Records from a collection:
=== Section Start ===
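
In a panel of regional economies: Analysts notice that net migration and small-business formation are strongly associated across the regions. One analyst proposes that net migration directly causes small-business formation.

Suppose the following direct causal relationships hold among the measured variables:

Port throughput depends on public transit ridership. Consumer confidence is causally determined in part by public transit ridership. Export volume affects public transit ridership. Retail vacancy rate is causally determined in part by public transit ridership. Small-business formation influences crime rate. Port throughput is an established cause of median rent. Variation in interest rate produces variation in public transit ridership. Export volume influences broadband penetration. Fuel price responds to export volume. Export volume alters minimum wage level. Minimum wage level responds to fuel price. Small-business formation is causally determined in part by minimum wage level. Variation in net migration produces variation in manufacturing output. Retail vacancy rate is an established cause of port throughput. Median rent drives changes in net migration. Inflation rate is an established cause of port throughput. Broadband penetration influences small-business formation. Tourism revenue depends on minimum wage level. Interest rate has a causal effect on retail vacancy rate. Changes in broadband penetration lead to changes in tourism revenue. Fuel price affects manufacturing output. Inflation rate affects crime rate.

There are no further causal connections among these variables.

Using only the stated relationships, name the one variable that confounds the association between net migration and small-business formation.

export volume

Export volume has a causal path to net migration (export volume → public transit ridership → port throughput → median rent → net migration) and a separate causal path to small-business formation (export volume → broadband penetration → small-business formation), so it is a common cause of both.
No stated relationship gives net migration a causal route to small-business formation, so the correlation is explained by the shared upstream cause rather than a direct effect.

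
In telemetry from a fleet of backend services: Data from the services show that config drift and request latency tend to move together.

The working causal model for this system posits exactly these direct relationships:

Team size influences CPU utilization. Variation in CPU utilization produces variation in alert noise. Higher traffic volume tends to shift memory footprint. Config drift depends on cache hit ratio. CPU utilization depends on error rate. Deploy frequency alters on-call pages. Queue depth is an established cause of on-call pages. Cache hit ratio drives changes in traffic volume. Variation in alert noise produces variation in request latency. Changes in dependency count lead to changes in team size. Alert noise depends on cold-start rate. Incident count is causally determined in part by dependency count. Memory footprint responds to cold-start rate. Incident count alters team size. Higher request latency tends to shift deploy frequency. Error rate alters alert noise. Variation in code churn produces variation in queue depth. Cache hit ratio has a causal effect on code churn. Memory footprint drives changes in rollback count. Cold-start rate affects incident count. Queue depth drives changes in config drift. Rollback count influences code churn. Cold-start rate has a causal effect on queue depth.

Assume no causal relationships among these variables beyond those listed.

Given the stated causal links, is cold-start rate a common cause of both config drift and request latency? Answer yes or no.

Cold-start rate has a causal path to config drift (cold-start rate → queue depth → config drift) and to request latency (cold-start rate → alert noise → request latency), so it is a common cause of both — a confounder.

yes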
=== Section End ===
# [WORK TO BE COMPLETED]
Take every line from the records above that has the word "among" and copy it.

# [EXERCISE SOLUTION]
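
Suppose the following direct causal relationships hold among the measured variables:
There are no further causal connections among these variables.
Assume no causal relationships among these variables beyond those listed.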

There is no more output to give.